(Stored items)
┌──

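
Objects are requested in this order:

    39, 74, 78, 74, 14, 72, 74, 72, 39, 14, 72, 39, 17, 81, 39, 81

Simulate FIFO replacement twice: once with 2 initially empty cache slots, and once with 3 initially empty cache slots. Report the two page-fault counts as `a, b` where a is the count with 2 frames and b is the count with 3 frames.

13, 12

2 frames: F F F . F F F . F F F F F F F . → 13 faults.
3 frames: F F F . F F F . F F F . F F F . → 12 faults.
12 < 13: adding a frame reduced faults, as is typical.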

└──

◆ Your objective
Only the line containing "17, 81, 39, 81" and the lines after it, up to and including the last line of the data, should appear in the answer, exactly as written.

◆ Task result
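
    39, 74, 78, 74, 14, 72, 74, 72, 39, 14, 72, 39, 17, 81, 39, 81

Simulate FIFO replacement twice: once with 2 initially empty cache slots, and once with 3 initially empty cache slots. Report the two page-fault counts as `a, b` where a is the count with 2 frames and b is the count with 3 frames.

13, 12

2 frames: F F F . F F F . F F F F F F F . → 13 faults.
3 frames: F F F . F F F . F F F . F F F . → 12 faults.
12 < 13: adding a frame reduced faults, as is typical.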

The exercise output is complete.